- _What to work on_: A word-for-word transcription of the data below is required.

──────── Materials provided ────────

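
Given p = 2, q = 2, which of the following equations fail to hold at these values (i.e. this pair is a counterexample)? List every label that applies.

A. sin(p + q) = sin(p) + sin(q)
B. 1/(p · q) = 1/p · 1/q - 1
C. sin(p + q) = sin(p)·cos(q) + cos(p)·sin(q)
Evaluating each claim at the given values:
A. LHS = sin(4) ≈ -0.7568, RHS = 2·sin(2) ≈ 1.819 → fails here (LHS ≠ RHS)
B. LHS = 1/4, RHS = -3/4 → fails here (LHS ≠ RHS)
C. LHS = sin(4) ≈ -0.7568, RHS = 2·sin(2)·cos(2) ≈ -0.7568 → holds here (LHS = RHS)

Answer: A, B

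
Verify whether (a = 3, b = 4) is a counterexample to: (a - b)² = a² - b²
Yes

Substituting a = 3, b = 4:
LHS = (3 - 4)² = 1
RHS = 3² - 4² = -7

Since LHS ≠ RHS, this pair disproves the claim.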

────────

- _Task solution_:
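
Given p = 2, q = 2, which of the following equations fail to hold at these values (i.e. this pair is a counterexample)? List every label that applies.

A. sin(p + q) = sin(p) + sin(q)
B. 1/(p · q) = 1/p · 1/q - 1
C. sin(p + q) = sin(p)·cos(q) + cos(p)·sin(q)
Evaluating each claim at the given values:
A. LHS = sin(4) ≈ -0.7568, RHS = 2·sin(2) ≈ 1.819 → fails here (LHS ≠ RHS)
B. LHS = 1/4, RHS = -3/4 → fails here (LHS ≠ RHS)
C. LHS = sin(4) ≈ -0.7568, RHS = 2·sin(2)·cos(2) ≈ -0.7568 → holds here (LHS = RHS)

Answer: A, B

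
Verify whether (a = 3, b = 4) is a counterexample to: (a - b)² = a² - b²
Yes

Substituting a = 3, b = 4:
LHS = (3 - 4)² = 1
RHS = 3² - 4² = -7

Since LHS ≠ RHS, this pair disproves the claim.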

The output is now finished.